**WHAT YOU WILL DO:** Every record must be reproduced exactly. Leave none out.

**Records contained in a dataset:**

_ _ _ _ _

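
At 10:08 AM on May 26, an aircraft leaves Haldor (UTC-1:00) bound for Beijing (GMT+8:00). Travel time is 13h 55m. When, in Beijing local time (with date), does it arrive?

Beijing is 9:00 ahead of Haldor.
After 13 hours and 55 minutes it is 12:03 AM (May 27) in Haldor.
Shift by the zone difference: 12:03 AM + 9:00 = 9:03 AM on May 27 in Beijing.

9:03 AM on May 27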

_ _ _ _ _

**FINAL ANSWER:**
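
At 10:08 AM on May 26, an aircraft leaves Haldor (UTC-1:00) bound for Beijing (GMT+8:00). Travel time is 13h 55m. When, in Beijing local time (with date), does it arrive?

Beijing is 9:00 ahead of Haldor.
After 13 hours and 55 minutes it is 12:03 AM (May 27) in Haldor.
Shift by the zone difference: 12:03 AM + 9:00 = 9:03 AM on May 27 in Beijing.

9:03 AM on May 27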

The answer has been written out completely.